> _Dataset content_:

──────────────────────────────

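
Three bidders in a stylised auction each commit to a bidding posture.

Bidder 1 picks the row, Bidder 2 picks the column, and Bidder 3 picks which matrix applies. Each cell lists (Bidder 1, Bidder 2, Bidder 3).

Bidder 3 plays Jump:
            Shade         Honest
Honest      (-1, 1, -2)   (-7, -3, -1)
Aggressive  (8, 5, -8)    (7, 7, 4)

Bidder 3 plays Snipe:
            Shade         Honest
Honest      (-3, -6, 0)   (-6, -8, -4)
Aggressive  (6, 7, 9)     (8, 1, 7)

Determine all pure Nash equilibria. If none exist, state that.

Pure NE: (Aggressive, Shade, Snipe)

(Honest, Shade, Jump): Bidder 1 can switch to Aggressive (-1 → 8). Not NE.
(Honest, Shade, Snipe): Bidder 1 can switch to Aggressive (-3 → 6). Not NE.
(Honest, Honest, Jump): Bidder 1 can switch to Aggressive (-7 → 7). Not NE.
(Honest, Honest, Snipe): Bidder 1 can switch to Aggressive (-6 → 8). Not NE.
(Aggressive, Shade, Jump): Bidder 2 can switch to Honest (5 → 7). Not NE.
(Aggressive, Shade, Snipe): Bidder 1 gets 6, best alternative -3; Bidder 2 gets 7, best alternative 1; Bidder 3 gets 9, best alternative -8. No profitable deviation — NE.
(Aggressive, Honest, Jump): Bidder 3 can switch to Snipe (4 → 7). Not NE.
(Aggressive, Honest, Snipe): Bidder 2 can switch to Shade (1 → 7). Not NE.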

──────────────────────────────

> _Exercise brief_: Show all lines above containing "plays".

> _Written response_:
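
Bidder 3 plays Jump:
Bidder 3 plays Snipe: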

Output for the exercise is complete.